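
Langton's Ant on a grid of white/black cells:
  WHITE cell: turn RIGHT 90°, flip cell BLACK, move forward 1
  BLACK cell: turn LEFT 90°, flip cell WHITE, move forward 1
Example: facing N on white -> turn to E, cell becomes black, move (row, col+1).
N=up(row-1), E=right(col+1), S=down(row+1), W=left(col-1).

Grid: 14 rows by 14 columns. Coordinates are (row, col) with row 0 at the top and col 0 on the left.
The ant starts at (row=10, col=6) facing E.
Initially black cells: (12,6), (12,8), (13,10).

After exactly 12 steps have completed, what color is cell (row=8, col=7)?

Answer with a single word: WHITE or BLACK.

Answer: WHITE

Derivation:
Step 1: on WHITE (10,6): turn R to S, flip to black, move to (11,6). |black|=4
Step 2: on WHITE (11,6): turn R to W, flip to black, move to (11,5). |black|=5
Step 3: on WHITE (11,5): turn R to N, flip to black, move to (10,5). |black|=6
Step 4: on WHITE (10,5): turn R to E, flip to black, move to (10,6). |black|=7
Step 5: on BLACK (10,6): turn L to N, flip to white, move to (9,6). |black|=6
Step 6: on WHITE (9,6): turn R to E, flip to black, move to (9,7). |black|=7
Step 7: on WHITE (9,7): turn R to S, flip to black, move to (10,7). |black|=8
Step 8: on WHITE (10,7): turn R to W, flip to black, move to (10,6). |black|=9
Step 9: on WHITE (10,6): turn R to N, flip to black, move to (9,6). |black|=10
Step 10: on BLACK (9,6): turn L to W, flip to white, move to (9,5). |black|=9
Step 11: on WHITE (9,5): turn R to N, flip to black, move to (8,5). |black|=10
Step 12: on WHITE (8,5): turn R to E, flip to black, move to (8,6). |black|=11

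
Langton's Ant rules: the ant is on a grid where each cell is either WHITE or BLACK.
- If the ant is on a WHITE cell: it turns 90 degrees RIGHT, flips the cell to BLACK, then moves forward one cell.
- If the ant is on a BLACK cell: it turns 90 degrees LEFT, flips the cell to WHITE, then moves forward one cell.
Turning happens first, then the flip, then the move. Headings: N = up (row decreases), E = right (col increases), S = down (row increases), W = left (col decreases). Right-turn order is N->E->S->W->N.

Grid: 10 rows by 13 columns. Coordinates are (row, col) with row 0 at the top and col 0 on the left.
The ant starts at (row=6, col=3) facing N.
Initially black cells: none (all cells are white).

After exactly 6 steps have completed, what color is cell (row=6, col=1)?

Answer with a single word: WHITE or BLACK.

Answer: WHITE

Derivation:
Step 1: on WHITE (6,3): turn R to E, flip to black, move to (6,4). |black|=1
Step 2: on WHITE (6,4): turn R to S, flip to black, move to (7,4). |black|=2
Step 3: on WHITE (7,4): turn R to W, flip to black, move to (7,3). |black|=3
Step 4: on WHITE (7,3): turn R to N, flip to black, move to (6,3). |black|=4
Step 5: on BLACK (6,3): turn L to W, flip to white, move to (6,2). |black|=3
Step 6: on WHITE (6,2): turn R to N, flip to black, move to (5,2). |black|=4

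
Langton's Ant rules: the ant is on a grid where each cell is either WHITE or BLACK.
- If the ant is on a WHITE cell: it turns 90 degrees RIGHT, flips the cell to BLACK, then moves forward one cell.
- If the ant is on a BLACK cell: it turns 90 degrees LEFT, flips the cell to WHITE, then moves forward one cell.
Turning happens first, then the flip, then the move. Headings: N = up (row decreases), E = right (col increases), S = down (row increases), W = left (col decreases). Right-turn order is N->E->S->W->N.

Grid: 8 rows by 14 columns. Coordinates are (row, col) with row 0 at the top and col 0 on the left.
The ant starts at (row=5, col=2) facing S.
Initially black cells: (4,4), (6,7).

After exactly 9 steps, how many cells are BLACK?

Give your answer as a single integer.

Answer: 9

Derivation:
Step 1: on WHITE (5,2): turn R to W, flip to black, move to (5,1). |black|=3
Step 2: on WHITE (5,1): turn R to N, flip to black, move to (4,1). |black|=4
Step 3: on WHITE (4,1): turn R to E, flip to black, move to (4,2). |black|=5
Step 4: on WHITE (4,2): turn R to S, flip to black, move to (5,2). |black|=6
Step 5: on BLACK (5,2): turn L to E, flip to white, move to (5,3). |black|=5
Step 6: on WHITE (5,3): turn R to S, flip to black, move to (6,3). |black|=6
Step 7: on WHITE (6,3): turn R to W, flip to black, move to (6,2). |black|=7
Step 8: on WHITE (6,2): turn R to N, flip to black, move to (5,2). |black|=8
Step 9: on WHITE (5,2): turn R to E, flip to black, move to (5,3). |black|=9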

····················

Work task -> Output the entries exactly.

Result of the exercise ->
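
Langton's Ant on a grid of white/black cells:
  WHITE cell: turn RIGHT 90°, flip cell BLACK, move forward 1
  BLACK cell: turn LEFT 90°, flip cell WHITE, move forward 1
Example: facing N on white -> turn to E, cell becomes black, move (row, col+1).
N=up(row-1), E=right(col+1), S=down(row+1), W=left(col-1).

Grid: 14 rows by 14 columns. Coordinates are (row, col) with row 0 at the top and col 0 on the left.
The ant starts at (row=10, col=6) facing E.
Initially black cells: (12,6), (12,8), (13,10).

After exactly 12 steps have completed, what color is cell (row=8, col=7)?

Answer with a single word: WHITE or BLACK.

Answer: WHITE

Derivation:
Step 1: on WHITE (10,6): turn R to S, flip to black, move to (11,6). |black|=4
Step 2: on WHITE (11,6): turn R to W, flip to black, move to (11,5). |black|=5
Step 3: on WHITE (11,5): turn R to N, flip to black, move to (10,5). |black|=6
Step 4: on WHITE (10,5): turn R to E, flip to black, move to (10,6). |black|=7
Step 5: on BLACK (10,6): turn L to N, flip to white, move to (9,6). |black|=6
Step 6: on WHITE (9,6): turn R to E, flip to black, move to (9,7). |black|=7
Step 7: on WHITE (9,7): turn R to S, flip to black, move to (10,7). |black|=8
Step 8: on WHITE (10,7): turn R to W, flip to black, move to (10,6). |black|=9
Step 9: on WHITE (10,6): turn R to N, flip to black, move to (9,6). |black|=10
Step 10: on BLACK (9,6): turn L to W, flip to white, move to (9,5). |black|=9
Step 11: on WHITE (9,5): turn R to N, flip to black, move to (8,5). |black|=10
Step 12: on WHITE (8,5): turn R to E, flip to black, move to (8,6). |black|=11

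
Langton's Ant rules: the ant is on a grid where each cell is either WHITE or BLACK.
- If the ant is on a WHITE cell: it turns 90 degrees RIGHT, flips the cell to BLACK, then moves forward one cell.
- If the ant is on a BLACK cell: it turns 90 degrees LEFT, flips the cell to WHITE, then moves forward one cell.
Turning happens first, then the flip, then the move. Headings: N = up (row decreases), E = right (col increases), S = down (row increases), W = left (col decreases). Right-turn order is N->E->S->W->N.

Grid: 10 rows by 13 columns. Coordinates are (row, col) with row 0 at the top and col 0 on the left.
The ant starts at (row=6, col=3) facing N.
Initially black cells: none (all cells are white).

After exactly 6 steps have completed, what color is cell (row=6, col=1)?

Answer with a single word: WHITE or BLACK.

Answer: WHITE

Derivation:
Step 1: on WHITE (6,3): turn R to E, flip to black, move to (6,4). |black|=1
Step 2: on WHITE (6,4): turn R to S, flip to black, move to (7,4). |black|=2
Step 3: on WHITE (7,4): turn R to W, flip to black, move to (7,3). |black|=3
Step 4: on WHITE (7,3): turn R to N, flip to black, move to (6,3). |black|=4
Step 5: on BLACK (6,3): turn L to W, flip to white, move to (6,2). |black|=3
Step 6: on WHITE (6,2): turn R to N, flip to black, move to (5,2). |black|=4

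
Langton's Ant rules: the ant is on a grid where each cell is either WHITE or BLACK.
- If the ant is on a WHITE cell: it turns 90 degrees RIGHT, flips the cell to BLACK, then moves forward one cell.
- If the ant is on a BLACK cell: it turns 90 degrees LEFT, flips the cell to WHITE, then moves forward one cell.
Turning happens first, then the flip, then the move. Headings: N = up (row decreases), E = right (col increases), S = down (row increases), W = left (col decreases). Right-turn order is N->E->S->W->N.

Grid: 8 rows by 14 columns. Coordinates are (row, col) with row 0 at the top and col 0 on the left.
The ant starts at (row=5, col=2) facing S.
Initially black cells: (4,4), (6,7).

After exactly 9 steps, how many cells are BLACK?

Give your answer as a single integer.

Answer: 9

Derivation:
Step 1: on WHITE (5,2): turn R to W, flip to black, move to (5,1). |black|=3
Step 2: on WHITE (5,1): turn R to N, flip to black, move to (4,1). |black|=4
Step 3: on WHITE (4,1): turn R to E, flip to black, move to (4,2). |black|=5
Step 4: on WHITE (4,2): turn R to S, flip to black, move to (5,2). |black|=6
Step 5: on BLACK (5,2): turn L to E, flip to white, move to (5,3). |black|=5
Step 6: on WHITE (5,3): turn R to S, flip to black, move to (6,3). |black|=6
Step 7: on WHITE (6,3): turn R to W, flip to black, move to (6,2). |black|=7
Step 8: on WHITE (6,2): turn R to N, flip to black, move to (5,2). |black|=8
Step 9: on WHITE (5,2): turn R to E, flip to black, move to (5,3). |black|=9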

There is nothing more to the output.